● PROBLEM TO WORK ON: Pull each line containing "days" out of the data and copy it.
********
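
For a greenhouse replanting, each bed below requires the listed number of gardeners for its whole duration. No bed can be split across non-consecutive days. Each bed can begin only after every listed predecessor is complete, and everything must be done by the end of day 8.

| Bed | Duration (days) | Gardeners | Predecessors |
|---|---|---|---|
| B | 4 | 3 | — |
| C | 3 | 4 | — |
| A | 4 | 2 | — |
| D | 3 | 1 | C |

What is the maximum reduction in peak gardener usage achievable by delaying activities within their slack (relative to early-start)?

Early-start peak: d1:9  d2:9  d3:9  d4:6  d5:1  d6:1  d7:0  d8:0 ⇒ 9.
Leveled (B@4, C@1, A@1, D@4): d1:6  d2:6  d3:6  d4:6  d5:4  d6:4  d7:3  d8:0 ⇒ 6.
Reduction 9 − 6 = 3.

3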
********
● EXERCISE RESULT:
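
For a greenhouse replanting, each bed below requires the listed number of gardeners for its whole duration. No bed can be split across non-consecutive days. Each bed can begin only after every listed predecessor is complete, and everything must be done by the end of day 8.
| Bed | Duration (days) | Gardeners | Predecessors |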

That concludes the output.